#### [Excerpts from a dataset]
———

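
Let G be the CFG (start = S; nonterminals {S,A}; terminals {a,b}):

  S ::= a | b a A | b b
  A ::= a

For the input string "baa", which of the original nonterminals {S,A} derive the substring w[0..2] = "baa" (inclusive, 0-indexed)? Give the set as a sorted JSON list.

CNF form of G:
  S -> T0 T0 | T0 X2 | a
  A -> a
  T0 -> b
  T1 -> a
  X2 -> T1 A

CYK table (by increasing span) — only the sub-triangle for w[0..2]:
  [0..0]={T0}  "b"  orig:{}
  [1..1]={A,S,T1}  "a"  orig:{A,S}
  [2..2]={A,S,T1}  "a"  orig:{A,S}
  [0..1]=∅  "ba"
  [1..2]={X2}  "aa"  orig:{}
  [0..2]={S}  "baa"

Original NTs in T[0,2] deriving "baa": ["S"]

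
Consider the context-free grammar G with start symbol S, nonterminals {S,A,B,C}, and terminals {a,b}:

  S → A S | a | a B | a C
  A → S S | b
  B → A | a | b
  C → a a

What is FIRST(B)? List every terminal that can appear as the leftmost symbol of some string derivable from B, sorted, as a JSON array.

Compute FIRST by fixpoint:
round 1:
  A via A→b: +{b}
  B via B→A: +{b}
  B via B→a: +{a}
  C via C→a a: +{a}
  S via S→A S: +{b}
  S via S→a: +{a}
  S: {a,b}  A: {b}  B: {a,b}  C: {a}
round 2:
  A via A→S S: +{a}
  S: {a,b}  A: {a,b}  B: {a,b}  C: {a}
round 3: (no change)
  S: {a,b}  A: {a,b}  B: {a,b}  C: {a}

FIRST(B) = ["a", "b"]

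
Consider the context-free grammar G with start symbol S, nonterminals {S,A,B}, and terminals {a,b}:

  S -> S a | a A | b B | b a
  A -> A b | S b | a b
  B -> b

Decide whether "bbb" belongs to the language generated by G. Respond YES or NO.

Convert to CNF:
  S -> S T1 | T0 B | T0 T1 | T1 A
  A -> A T0 | S T0 | T1 T0
  B -> b
  T0 -> b
  T1 -> a

CYK table (by increasing span):
  T[0,0] 'b' = {B,T0}  orig:{B}
  T[1,1] 'b' = {B,T0}  orig:{B}
  T[2,2] 'b' = {B,T0}  orig:{B}
  T[0,1] 'bb' = {S}
  T[1,2] 'bb' = {S}
  T[0,2] 'bbb' = {A}

S ∉ T[0,2] ⇒ NO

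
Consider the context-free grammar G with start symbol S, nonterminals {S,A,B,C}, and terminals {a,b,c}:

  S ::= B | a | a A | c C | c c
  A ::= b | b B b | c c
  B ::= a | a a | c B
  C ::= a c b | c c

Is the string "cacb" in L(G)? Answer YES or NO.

CNF form of G:
  S -> T1 B | T1 C | T1 T1 | T2 A | T2 T2 | a
  A -> T0 X3 | T1 T1 | b
  B -> T1 B | T2 T2 | a
  C -> T1 T1 | T2 X4
  T0 -> b
  T1 -> c
  T2 -> a
  X3 -> B T0
  X4 -> T1 T0

CYK fill:
  T[0,0] 'c' = {T1}  orig:{}
  T[1,1] 'a' = {B,S,T2}  orig:{B,S}
  T[2,2] 'c' = {T1}  orig:{}
  T[3,3] 'b' = {A,T0}  orig:{A}
  T[0,1] 'ca' = {B,S}
  T[1,2] 'ac' = ∅
  T[2,3] 'cb' = {X4}  orig:{}
  T[0,2] 'cac' = ∅
  T[1,3] 'acb' = {C}
  T[0,3] 'cacb' = {S}

S ∈ T[0,3] ⇒ YES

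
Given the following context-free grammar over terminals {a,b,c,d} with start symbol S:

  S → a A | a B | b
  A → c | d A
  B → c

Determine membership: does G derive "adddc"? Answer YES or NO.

CNF form of G:
  S -> T1 A | T1 B | b
  A -> T0 A | c
  B -> c
  T0 -> d
  T1 -> a

Fill CYK table bottom-up:
  [0..0]={T1}  "a"  orig:{}
  [1..1]={T0}  "d"  orig:{}
  [2..2]={T0}  "d"  orig:{}
  [3..3]={T0}  "d"  orig:{}
  [4..4]={A,B}  "c"
  [0..1]=∅  "ad"
  [1..2]=∅  "dd"
  [2..3]=∅  "dd"
  [3..4]={A}  "dc"
  [0..2]=∅  "add"
  [1..3]=∅  "ddd"
  [2..4]={A}  "ddc"
  [0..3]=∅  "addd"
  [1..4]={A}  "dddc"
  [0..4]={S}  "adddc"

S ∈ T[0,4] ⇒ YES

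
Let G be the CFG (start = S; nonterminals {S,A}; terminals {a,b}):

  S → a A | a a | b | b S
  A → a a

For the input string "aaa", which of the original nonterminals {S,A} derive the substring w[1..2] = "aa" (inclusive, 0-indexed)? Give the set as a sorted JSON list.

CNF form of G:
  S -> T0 A | T0 T0 | T1 S | b
  A -> T0 T0
  T0 -> a
  T1 -> b

Fill CYK table bottom-up, restricted to cells inside w[1..2]:
  cell(1,1) a: {T0}  orig:{}
  cell(2,2) a: {T0}  orig:{}
  cell(1,2) aa: {A,S}

Original NTs in T[1,2] deriving "aa": ["A", "S"]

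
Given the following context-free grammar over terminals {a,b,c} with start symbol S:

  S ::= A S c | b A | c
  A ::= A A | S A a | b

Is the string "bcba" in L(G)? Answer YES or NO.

CNF form of G:
  S -> A X4 | T2 A | c
  A -> A A | S X3 | b
  T0 -> a
  T1 -> c
  T2 -> b
  X3 -> A T0
  X4 -> S T1

CYK fill:
  cell(0,0) b: {A,T2}  orig:{A}
  cell(1,1) c: {S,T1}  orig:{S}
  cell(2,2) b: {A,T2}  orig:{A}
  cell(3,3) a: {T0}  orig:{}
  cell(0,1) bc: ∅
  cell(1,2) cb: ∅
  cell(2,3) ba: {X3}  orig:{}
  cell(0,2) bcb: ∅
  cell(1,3) cba: {A}
  cell(0,3) bcba: {A,S}

S ∈ T[0,3] ⇒ YES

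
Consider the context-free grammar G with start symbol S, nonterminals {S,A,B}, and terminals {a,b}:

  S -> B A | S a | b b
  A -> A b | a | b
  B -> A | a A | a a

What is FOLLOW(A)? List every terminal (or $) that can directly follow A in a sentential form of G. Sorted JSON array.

Compute FIRST by fixpoint:
[1]
  A via A→a: +{a}
  A via A→b: +{b}
  B via B→A: +{a,b}
  S via S→B A: +{a,b}
  FIRST(S)={a,b}  FIRST(A)={a,b}  FIRST(B)={a,b}
[2] (stable)
  FIRST(S)={a,b}  FIRST(A)={a,b}  FIRST(B)={a,b}

Compute FOLLOW by fixpoint:
FOLLOW(S) := {$}
pass 1:
  A→A b: FOLLOW(A) ⊇ FIRST(b) = {b}; new: +{b}
  S→B A: FOLLOW(B) ⊇ FIRST(A) = {a,b}; new: +{a,b}
  S→B A: FOLLOW(A) ⊇ FOLLOW(S) ⊇ {$}; new: +{$}
  S→S a: FOLLOW(S) ⊇ FIRST(a) = {a}; new: +{a}
  FOLLOW(S)={$,a}  FOLLOW(A)={$,b}  FOLLOW(B)={a,b}
pass 2:
  B→A: FOLLOW(A) ⊇ FOLLOW(B) ⊇ {a,b}; new: +{a}
  FOLLOW(S)={$,a}  FOLLOW(A)={$,a,b}  FOLLOW(B)={a,b}
pass 3: (stable)
  FOLLOW(S)={$,a}  FOLLOW(A)={$,a,b}  FOLLOW(B)={a,b}

FOLLOW(A) = ["$", "a", "b"]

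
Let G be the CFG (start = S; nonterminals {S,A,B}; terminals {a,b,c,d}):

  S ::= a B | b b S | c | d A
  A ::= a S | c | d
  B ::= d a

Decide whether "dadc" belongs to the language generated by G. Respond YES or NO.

CNF form of G:
  S -> T0 B | T1 A | T2 X3 | c
  A -> T0 S | c | d
  B -> T1 T0
  T0 -> a
  T1 -> d
  T2 -> b
  X3 -> T2 S

CYK fill:
  T[0,0] 'd' = {A,T1}  orig:{A}
  T[1,1] 'a' = {T0}  orig:{}
  T[2,2] 'd' = {A,T1}  orig:{A}
  T[3,3] 'c' = {A,S}
  T[0,1] 'da' = {B}
  T[1,2] 'ad' = ∅
  T[2,3] 'dc' = {S}
  T[0,2] 'dad' = ∅
  T[1,3] 'adc' = {A}
  T[0,3] 'dadc' = {S}

S ∈ T[0,3] ⇒ YES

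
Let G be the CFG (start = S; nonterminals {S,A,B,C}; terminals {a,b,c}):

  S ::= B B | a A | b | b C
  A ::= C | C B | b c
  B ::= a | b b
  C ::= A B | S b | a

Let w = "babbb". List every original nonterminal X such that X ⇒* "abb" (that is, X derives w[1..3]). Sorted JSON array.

Convert to CNF:
  S -> B B | T0 C | T2 A | b
  A -> A B | C B | S T0 | T0 T1 | a
  B -> T0 T0 | a
  C -> A B | S T0 | a
  T0 -> b
  T1 -> c
  T2 -> a

Fill CYK table bottom-up (cells [i..j] with 1 ≤ i ≤ j ≤ 3 only):
  T[1,1] 'a' = {A,B,C,T2}  orig:{A,B,C}
  T[2,2] 'b' = {S,T0}  orig:{S}
  T[3,3] 'b' = {S,T0}  orig:{S}
  T[1,2] 'ab' = ∅
  T[2,3] 'bb' = {A,B,C}
  T[1,3] 'abb' = {A,C,S}

Original NTs in T[1,3] deriving "abb": ["A", "C", "S"]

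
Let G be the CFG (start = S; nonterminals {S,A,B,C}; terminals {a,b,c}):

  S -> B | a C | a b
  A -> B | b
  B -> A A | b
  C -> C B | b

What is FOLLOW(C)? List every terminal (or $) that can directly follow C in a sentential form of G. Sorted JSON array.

FIRST iteration:
round 1:
  A via A→b: +{b}
  B via B→A A: +{b}
  C via C→b: +{b}
  S via S→B: +{b}
  S via S→a C: +{a}
  FIRST(S)={a,b}  FIRST(A)={b}  FIRST(B)={b}  FIRST(C)={b}
round 2: — fixpoint
  FIRST(S)={a,b}  FIRST(A)={b}  FIRST(B)={b}  FIRST(C)={b}

FOLLOW sets:
initialize: $ ∈ FOLLOW(S)
[1]
  B→A A: FOLLOW(A) ⊇ FIRST(A) = {b}; new: +{b}
  C→C B: FOLLOW(C) ⊇ FIRST(B) = {b}; new: +{b}
  C→C B: FOLLOW(B) ⊇ FOLLOW(C) ⊇ {b}; new: +{b}
  S→B: FOLLOW(B) ⊇ FOLLOW(S) ⊇ {$}; new: +{$}
  S→a C: FOLLOW(C) ⊇ FOLLOW(S) ⊇ {$}; new: +{$}
  S: {$}  A: {b}  B: {$,b}  C: {$,b}
[2]
  B→A A: FOLLOW(A) ⊇ FOLLOW(B) ⊇ {$,b}; new: +{$}
  S: {$}  A: {$,b}  B: {$,b}  C: {$,b}
[3] done
  S: {$}  A: {$,b}  B: {$,b}  C: {$,b}

FOLLOW(C) = ["$", "b"]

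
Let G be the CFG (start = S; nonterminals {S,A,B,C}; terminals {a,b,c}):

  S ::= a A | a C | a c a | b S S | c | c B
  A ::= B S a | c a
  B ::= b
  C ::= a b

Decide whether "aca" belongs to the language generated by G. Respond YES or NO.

Convert to CNF:
  S -> T0 A | T0 C | T0 X4 | T1 B | T2 X5 | c
  A -> B X3 | T1 T0
  B -> b
  C -> T0 T2
  T0 -> a
  T1 -> c
  T2 -> b
  X3 -> S T0
  X4 -> T1 T0
  X5 -> S S

CYK fill:
  cell(0,0) a: {T0}  orig:{}
  cell(1,1) c: {S,T1}  orig:{S}
  cell(2,2) a: {T0}  orig:{}
  cell(0,1) ac: ∅
  cell(1,2) ca: {A,X3,X4}  orig:{A}
  cell(0,2) aca: {S}

S ∈ T[0,2] ⇒ YES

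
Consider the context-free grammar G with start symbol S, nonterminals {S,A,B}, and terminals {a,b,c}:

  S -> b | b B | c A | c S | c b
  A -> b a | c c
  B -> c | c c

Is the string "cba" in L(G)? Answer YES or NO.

CNF form of G:
  S -> T0 B | T2 A | T2 S | T2 T0 | b
  A -> T0 T1 | T2 T2
  B -> T2 T2 | c
  T0 -> b
  T1 -> a
  T2 -> c

CYK fill:
  T[0,0] 'c' = {B,T2}  orig:{B}
  T[1,1] 'b' = {S,T0}  orig:{S}
  T[2,2] 'a' = {T1}  orig:{}
  T[0,1] 'cb' = {S}
  T[1,2] 'ba' = {A}
  T[0,2] 'cba' = {S}

S ∈ T[0,2] ⇒ YES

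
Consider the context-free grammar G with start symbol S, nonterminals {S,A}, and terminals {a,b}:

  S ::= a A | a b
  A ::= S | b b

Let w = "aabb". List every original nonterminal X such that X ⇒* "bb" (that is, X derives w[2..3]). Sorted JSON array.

CNF form of G:
  S -> T0 A | T0 T1
  A -> T0 A | T0 T1 | T1 T1
  T0 -> a
  T1 -> b

CYK fill — only the sub-triangle for w[2..3]:
  T[2,2] 'b' = {T1}  orig:{}
  T[3,3] 'b' = {T1}  orig:{}
  T[2,3] 'bb' = {A}

Original NTs in T[2,3] deriving "bb": ["A"]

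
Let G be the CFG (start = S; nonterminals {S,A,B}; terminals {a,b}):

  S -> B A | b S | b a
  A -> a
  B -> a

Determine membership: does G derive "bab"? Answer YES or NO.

CNF form of G:
  S -> B A | T0 S | T0 T1
  A -> a
  B -> a
  T0 -> b
  T1 -> a

Fill CYK table bottom-up:
  [0..0]={T0}  "b"  orig:{}
  [1..1]={A,B,T1}  "a"  orig:{A,B}
  [2..2]={T0}  "b"  orig:{}
  [0..1]={S}  "ba"
  [1..2]=∅  "ab"
  [0..2]=∅  "bab"

S ∉ T[0,2] ⇒ NO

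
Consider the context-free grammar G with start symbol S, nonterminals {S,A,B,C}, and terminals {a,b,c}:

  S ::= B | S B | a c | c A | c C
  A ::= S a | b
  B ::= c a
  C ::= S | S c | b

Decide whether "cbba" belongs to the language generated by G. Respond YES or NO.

Convert to CNF:
  S -> S B | T0 T1 | T1 A | T1 C | T1 T0
  A -> S T0 | b
  B -> T1 T0
  C -> S B | S T1 | T0 T1 | T1 A | T1 C | T1 T0 | b
  T0 -> a
  T1 -> c

CYK table (by increasing span):
  cell(0,0) c: {T1}  orig:{}
  cell(1,1) b: {A,C}
  cell(2,2) b: {A,C}
  cell(3,3) a: {T0}  orig:{}
  cell(0,1) cb: {C,S}
  cell(1,2) bb: ∅
  cell(2,3) ba: ∅
  cell(0,2) cbb: ∅
  cell(1,3) bba: ∅
  cell(0,3) cbba: ∅

S ∉ T[0,3] ⇒ NO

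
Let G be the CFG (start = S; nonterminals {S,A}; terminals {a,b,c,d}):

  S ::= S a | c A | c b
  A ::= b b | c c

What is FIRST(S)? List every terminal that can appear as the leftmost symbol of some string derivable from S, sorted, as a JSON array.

FIRST sets, iterate to fixpoint:
round 1:
  A via A→b b: +{b}
  A via A→c c: +{c}
  S via S→c A: +{c}
  S: {c}  A: {b,c}
round 2: (stable)
  S: {c}  A: {b,c}

FIRST(S) = ["c"]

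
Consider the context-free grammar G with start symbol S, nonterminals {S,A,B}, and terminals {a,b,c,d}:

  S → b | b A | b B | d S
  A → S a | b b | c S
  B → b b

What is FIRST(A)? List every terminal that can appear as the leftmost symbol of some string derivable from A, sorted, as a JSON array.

FIRST iteration:
[1]
  A via A→b b: +{b}
  A via A→c S: +{c}
  B via B→b b: +{b}
  S via S→b: +{b}
  S via S→d S: +{d}
  FIRST(S)={b,d}  FIRST(A)={b,c}  FIRST(B)={b}
[2]
  A via A→S a: +{d}
  FIRST(S)={b,d}  FIRST(A)={b,c,d}  FIRST(B)={b}
[3] (stable)
  FIRST(S)={b,d}  FIRST(A)={b,c,d}  FIRST(B)={b}

FIRST(A) = ["b", "c", "d"]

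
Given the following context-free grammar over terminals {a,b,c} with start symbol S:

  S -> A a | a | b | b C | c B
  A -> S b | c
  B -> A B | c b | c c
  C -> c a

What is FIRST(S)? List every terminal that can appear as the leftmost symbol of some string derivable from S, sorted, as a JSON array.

FIRST iteration:
round 1:
  A via A→c: +{c}
  B via B→A B: +{c}
  C via C→c a: +{c}
  S via S→A a: +{c}
  S via S→a: +{a}
  S via S→b: +{b}
  FIRST(S)={a,b,c}  FIRST(A)={c}  FIRST(B)={c}  FIRST(C)={c}
round 2:
  A via A→S b: +{a,b}
  B via B→A B: +{a,b}
  FIRST(S)={a,b,c}  FIRST(A)={a,b,c}  FIRST(B)={a,b,c}  FIRST(C)={c}
round 3: (stable)
  FIRST(S)={a,b,c}  FIRST(A)={a,b,c}  FIRST(B)={a,b,c}  FIRST(C)={c}

FIRST(S) = ["a", "b", "c"]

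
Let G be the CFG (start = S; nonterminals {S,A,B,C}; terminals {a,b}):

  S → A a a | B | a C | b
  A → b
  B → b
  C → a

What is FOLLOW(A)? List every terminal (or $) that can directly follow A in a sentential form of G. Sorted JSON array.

FIRST sets, iterate to fixpoint:
iter 1:
  A via A→b: +{b}
  B via B→b: +{b}
  C via C→a: +{a}
  S via S→A a a: +{b}
  S via S→a C: +{a}
  FIRST(S)={a,b}  FIRST(A)={b}  FIRST(B)={b}  FIRST(C)={a}
iter 2: done
  FIRST(S)={a,b}  FIRST(A)={b}  FIRST(B)={b}  FIRST(C)={a}

FOLLOW sets:
FOLLOW(S) := {$}
[1]
  S→A a a: FOLLOW(A) ⊇ FIRST(a) = {a}; new: +{a}
  S→B: FOLLOW(B) ⊇ FOLLOW(S) ⊇ {$}; new: +{$}
  S→a C: FOLLOW(C) ⊇ FOLLOW(S) ⊇ {$}; new: +{$}
  FOLLOW(S)={$}  FOLLOW(A)={a}  FOLLOW(B)={$}  FOLLOW(C)={$}
[2] done
  FOLLOW(S)={$}  FOLLOW(A)={a}  FOLLOW(B)={$}  FOLLOW(C)={$}

FOLLOW(A) = ["a"]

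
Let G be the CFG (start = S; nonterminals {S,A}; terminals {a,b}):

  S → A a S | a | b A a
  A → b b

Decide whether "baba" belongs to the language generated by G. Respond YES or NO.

Convert to CNF:
  S -> A X2 | T0 X3 | a
  A -> T0 T0
  T0 -> b
  T1 -> a
  X2 -> T1 S
  X3 -> A T1

Fill CYK table bottom-up:
  cell(0,0) b: {T0}  orig:{}
  cell(1,1) a: {S,T1}  orig:{S}
  cell(2,2) b: {T0}  orig:{}
  cell(3,3) a: {S,T1}  orig:{S}
  cell(0,1) ba: ∅
  cell(1,2) ab: ∅
  cell(2,3) ba: ∅
  cell(0,2) bab: ∅
  cell(1,3) aba: ∅
  cell(0,3) baba: ∅

S ∉ T[0,3] ⇒ NO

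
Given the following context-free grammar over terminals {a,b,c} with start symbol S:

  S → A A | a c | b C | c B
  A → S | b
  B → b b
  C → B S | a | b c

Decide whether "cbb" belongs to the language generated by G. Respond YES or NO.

Convert to CNF:
  S -> A A | T0 T1 | T1 B | T2 C
  A -> A A | T0 T1 | T1 B | T2 C | b
  B -> T2 T2
  C -> B S | T2 T1 | a
  T0 -> a
  T1 -> c
  T2 -> b

CYK fill:
  cell(0,0) c: {T1}  orig:{}
  cell(1,1) b: {A,T2}  orig:{A}
  cell(2,2) b: {A,T2}  orig:{A}
  cell(0,1) cb: ∅
  cell(1,2) bb: {A,B,S}
  cell(0,2) cbb: {A,S}

S ∈ T[0,2] ⇒ YES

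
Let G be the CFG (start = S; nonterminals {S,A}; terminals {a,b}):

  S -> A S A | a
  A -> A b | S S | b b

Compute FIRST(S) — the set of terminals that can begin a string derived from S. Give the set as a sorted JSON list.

Compute FIRST by fixpoint:
[1]
  A via A→b b: +{b}
  S via S→A S A: +{b}
  S via S→a: +{a}
  S: {a,b}  A: {b}
[2]
  A via A→S S: +{a}
  S: {a,b}  A: {a,b}
[3] — fixpoint
  S: {a,b}  A: {a,b}

FIRST(S) = ["a", "b"]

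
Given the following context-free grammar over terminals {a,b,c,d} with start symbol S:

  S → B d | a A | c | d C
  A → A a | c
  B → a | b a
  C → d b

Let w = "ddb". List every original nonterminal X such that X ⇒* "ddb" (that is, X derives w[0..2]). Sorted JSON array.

Convert to CNF:
  S -> B T2 | T0 A | T2 C | c
  A -> A T0 | c
  B -> T1 T0 | a
  C -> T2 T1
  T0 -> a
  T1 -> b
  T2 -> d

Fill CYK table bottom-up (cells [i..j] with 0 ≤ i ≤ j ≤ 2 only):
  T[0,0] 'd' = {T2}  orig:{}
  T[1,1] 'd' = {T2}  orig:{}
  T[2,2] 'b' = {T1}  orig:{}
  T[0,1] 'dd' = ∅
  T[1,2] 'db' = {C}
  T[0,2] 'ddb' = {S}

Original NTs in T[0,2] deriving "ddb": ["S"]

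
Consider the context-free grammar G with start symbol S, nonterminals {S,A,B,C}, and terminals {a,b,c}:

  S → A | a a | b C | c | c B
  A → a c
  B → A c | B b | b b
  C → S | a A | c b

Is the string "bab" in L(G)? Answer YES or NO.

Convert to CNF:
  S -> T0 T0 | T0 T1 | T1 B | T2 C | c
  A -> T0 T1
  B -> A T1 | B T2 | T2 T2
  C -> T0 A | T0 T0 | T0 T1 | T1 B | T1 T2 | T2 C | c
  T0 -> a
  T1 -> c
  T2 -> b

CYK fill:
  T[0,0] 'b' = {T2}  orig:{}
  T[1,1] 'a' = {T0}  orig:{}
  T[2,2] 'b' = {T2}  orig:{}
  T[0,1] 'ba' = ∅
  T[1,2] 'ab' = ∅
  T[0,2] 'bab' = ∅

S ∉ T[0,2] ⇒ NO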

———

Find the line containing "S → A | a a | b C | c | c B", then output it and every line after it to the end of the data, exactly.

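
  S → A | a a | b C | c | c B
  A → a c
  B → A c | B b | b b
  C → S | a A | c b

Is the string "bab" in L(G)? Answer YES or NO.

Convert to CNF:
  S -> T0 T0 | T0 T1 | T1 B | T2 C | c
  A -> T0 T1
  B -> A T1 | B T2 | T2 T2
  C -> T0 A | T0 T0 | T0 T1 | T1 B | T1 T2 | T2 C | c
  T0 -> a
  T1 -> c
  T2 -> b

CYK fill:
  T[0,0] 'b' = {T2}  orig:{}
  T[1,1] 'a' = {T0}  orig:{}
  T[2,2] 'b' = {T2}  orig:{}
  T[0,1] 'ba' = ∅
  T[1,2] 'ab' = ∅
  T[0,2] 'bab' = ∅

S ∉ T[0,2] ⇒ NO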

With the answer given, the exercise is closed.